EXERCISE AIM –
What to return is the tail of the data, from the line that contains "A single command" down to the last line, copied exactly.

Items listed in a dataset:
+++++

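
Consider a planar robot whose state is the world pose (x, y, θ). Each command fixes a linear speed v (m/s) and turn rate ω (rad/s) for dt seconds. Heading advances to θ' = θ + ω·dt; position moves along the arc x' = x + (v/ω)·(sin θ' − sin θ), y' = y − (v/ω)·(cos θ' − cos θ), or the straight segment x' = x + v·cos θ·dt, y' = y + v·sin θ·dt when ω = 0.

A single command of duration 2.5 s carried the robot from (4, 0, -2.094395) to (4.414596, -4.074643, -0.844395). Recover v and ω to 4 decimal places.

Δθ = -0.844395 − -2.094395 = 1.250000
ω = Δθ/dt = 1.250000/2.5 = 0.5000
R = −Δy/(cos θ' − cos θ) = 3.5000
v = R·ω = 3.5000·0.5000 = 1.7500

v = 1.7500, ω = 0.5000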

+++++

SOLUTION BELOW –
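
A single command of duration 2.5 s carried the robot from (4, 0, -2.094395) to (4.414596, -4.074643, -0.844395). Recover v and ω to 4 decimal places.

Δθ = -0.844395 − -2.094395 = 1.250000
ω = Δθ/dt = 1.250000/2.5 = 0.5000
R = −Δy/(cos θ' − cos θ) = 3.5000
v = R·ω = 3.5000·0.5000 = 1.7500

v = 1.7500, ω = 0.5000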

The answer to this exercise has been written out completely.